### YOUR TASK
Among the entries that follow, the required portion opens with the line containing "N18: box=[-18,-17,-18]..[10,7,-7] children=[4, 16, 17, 2]" and closes with the line containing "Ray: origin (-76, 41, 75), direction". Give that portion again exactly, and nothing else.

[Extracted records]
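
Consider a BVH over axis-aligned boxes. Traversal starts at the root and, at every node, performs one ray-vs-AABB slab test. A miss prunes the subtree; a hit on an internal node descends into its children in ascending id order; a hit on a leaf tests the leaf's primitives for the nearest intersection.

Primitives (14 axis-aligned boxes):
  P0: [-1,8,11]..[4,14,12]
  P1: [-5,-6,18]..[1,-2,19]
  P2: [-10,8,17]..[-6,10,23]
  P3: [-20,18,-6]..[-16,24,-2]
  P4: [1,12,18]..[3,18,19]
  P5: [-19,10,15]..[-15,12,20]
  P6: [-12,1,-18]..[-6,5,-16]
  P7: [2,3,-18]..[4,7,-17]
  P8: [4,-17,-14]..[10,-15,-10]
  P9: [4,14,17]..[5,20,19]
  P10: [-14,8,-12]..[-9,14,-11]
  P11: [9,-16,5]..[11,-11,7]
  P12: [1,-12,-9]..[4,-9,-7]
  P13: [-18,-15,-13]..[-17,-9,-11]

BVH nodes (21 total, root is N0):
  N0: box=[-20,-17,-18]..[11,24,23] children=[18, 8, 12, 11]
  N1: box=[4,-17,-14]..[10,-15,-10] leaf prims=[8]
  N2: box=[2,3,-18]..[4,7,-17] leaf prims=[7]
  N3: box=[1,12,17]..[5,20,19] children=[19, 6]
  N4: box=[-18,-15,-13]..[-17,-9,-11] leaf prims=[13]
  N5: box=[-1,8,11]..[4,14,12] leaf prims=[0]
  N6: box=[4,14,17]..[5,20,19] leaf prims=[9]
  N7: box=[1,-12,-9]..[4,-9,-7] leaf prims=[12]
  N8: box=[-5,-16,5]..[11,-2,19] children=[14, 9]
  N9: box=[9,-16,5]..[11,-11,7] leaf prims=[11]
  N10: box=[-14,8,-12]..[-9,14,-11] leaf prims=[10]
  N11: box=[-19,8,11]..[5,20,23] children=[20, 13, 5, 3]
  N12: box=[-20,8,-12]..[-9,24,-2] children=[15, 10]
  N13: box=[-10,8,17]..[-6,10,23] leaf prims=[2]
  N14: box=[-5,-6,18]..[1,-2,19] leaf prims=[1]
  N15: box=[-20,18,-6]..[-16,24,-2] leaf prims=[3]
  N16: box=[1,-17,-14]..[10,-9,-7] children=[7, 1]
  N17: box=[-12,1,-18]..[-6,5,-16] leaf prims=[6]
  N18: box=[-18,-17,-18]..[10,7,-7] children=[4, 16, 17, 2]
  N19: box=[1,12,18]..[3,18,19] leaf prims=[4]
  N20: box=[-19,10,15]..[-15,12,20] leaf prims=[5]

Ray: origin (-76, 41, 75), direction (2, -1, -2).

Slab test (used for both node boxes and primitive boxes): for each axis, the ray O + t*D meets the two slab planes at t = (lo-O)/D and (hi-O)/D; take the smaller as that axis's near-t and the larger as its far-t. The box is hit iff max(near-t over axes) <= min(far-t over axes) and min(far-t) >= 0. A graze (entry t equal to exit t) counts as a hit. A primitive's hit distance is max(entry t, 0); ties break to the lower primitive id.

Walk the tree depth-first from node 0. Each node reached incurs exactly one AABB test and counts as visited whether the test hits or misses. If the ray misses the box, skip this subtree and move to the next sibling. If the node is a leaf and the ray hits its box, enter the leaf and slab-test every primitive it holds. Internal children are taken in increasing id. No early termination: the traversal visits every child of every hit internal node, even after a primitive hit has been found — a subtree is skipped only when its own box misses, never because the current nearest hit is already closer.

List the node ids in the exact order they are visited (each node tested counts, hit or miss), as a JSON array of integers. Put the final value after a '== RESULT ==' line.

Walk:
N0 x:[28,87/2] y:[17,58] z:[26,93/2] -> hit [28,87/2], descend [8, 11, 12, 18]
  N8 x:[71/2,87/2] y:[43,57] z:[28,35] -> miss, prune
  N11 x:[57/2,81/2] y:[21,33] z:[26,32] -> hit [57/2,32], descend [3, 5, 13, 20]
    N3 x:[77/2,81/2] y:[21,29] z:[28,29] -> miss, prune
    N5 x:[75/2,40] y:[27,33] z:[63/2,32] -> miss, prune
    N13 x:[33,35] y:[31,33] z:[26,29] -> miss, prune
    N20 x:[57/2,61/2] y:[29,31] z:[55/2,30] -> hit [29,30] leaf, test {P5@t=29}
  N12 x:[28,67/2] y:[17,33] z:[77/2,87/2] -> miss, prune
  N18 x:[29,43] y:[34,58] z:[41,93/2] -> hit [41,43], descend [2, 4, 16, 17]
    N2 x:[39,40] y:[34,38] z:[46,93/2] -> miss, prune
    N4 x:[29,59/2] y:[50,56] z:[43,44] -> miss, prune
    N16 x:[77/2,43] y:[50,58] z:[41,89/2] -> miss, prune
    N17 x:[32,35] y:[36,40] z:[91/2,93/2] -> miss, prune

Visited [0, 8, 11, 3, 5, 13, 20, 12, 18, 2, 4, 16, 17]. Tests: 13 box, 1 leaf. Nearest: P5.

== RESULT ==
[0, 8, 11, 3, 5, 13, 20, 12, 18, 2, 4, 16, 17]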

### RESPONSE AREA
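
  N18: box=[-18,-17,-18]..[10,7,-7] children=[4, 16, 17, 2]
  N19: box=[1,12,18]..[3,18,19] leaf prims=[4]
  N20: box=[-19,10,15]..[-15,12,20] leaf prims=[5]

Ray: origin (-76, 41, 75), direction (2, -1, -2).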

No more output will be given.